◆ **EXERCISE GOAL**:
Filter the records for "yield" and keep each line that has it.

◆ **INFORMATION SHOWN**:
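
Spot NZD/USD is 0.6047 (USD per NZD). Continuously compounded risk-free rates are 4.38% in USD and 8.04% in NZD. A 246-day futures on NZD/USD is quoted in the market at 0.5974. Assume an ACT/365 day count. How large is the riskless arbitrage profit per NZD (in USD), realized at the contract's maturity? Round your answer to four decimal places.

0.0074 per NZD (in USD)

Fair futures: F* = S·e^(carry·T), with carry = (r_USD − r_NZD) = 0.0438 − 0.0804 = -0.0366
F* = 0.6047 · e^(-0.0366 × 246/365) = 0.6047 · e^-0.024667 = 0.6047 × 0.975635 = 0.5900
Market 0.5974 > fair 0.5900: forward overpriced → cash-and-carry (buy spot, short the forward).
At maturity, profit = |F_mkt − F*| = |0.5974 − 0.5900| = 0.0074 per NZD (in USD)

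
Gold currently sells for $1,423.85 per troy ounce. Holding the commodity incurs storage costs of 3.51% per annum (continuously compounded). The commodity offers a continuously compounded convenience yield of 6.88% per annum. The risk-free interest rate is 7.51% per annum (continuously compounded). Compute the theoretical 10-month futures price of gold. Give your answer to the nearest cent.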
---
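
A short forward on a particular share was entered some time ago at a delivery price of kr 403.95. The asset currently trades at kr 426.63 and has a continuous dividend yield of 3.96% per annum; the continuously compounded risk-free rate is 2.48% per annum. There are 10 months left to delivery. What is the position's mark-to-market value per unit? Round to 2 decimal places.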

◆ **ANSWER FOR THIS EXERCISE**:
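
Gold currently sells for $1,423.85 per troy ounce. Holding the commodity incurs storage costs of 3.51% per annum (continuously compounded). The commodity offers a continuously compounded convenience yield of 6.88% per annum. The risk-free interest rate is 7.51% per annum (continuously compounded). Compute the theoretical 10-month futures price of gold. Give your answer to the nearest cent.
A short forward on a particular share was entered some time ago at a delivery price of kr 403.95. The asset currently trades at kr 426.63 and has a continuous dividend yield of 3.96% per annum; the continuously compounded risk-free rate is 2.48% per annum. There are 10 months left to delivery. What is the position's mark-to-market value per unit? Round to 2 decimal places.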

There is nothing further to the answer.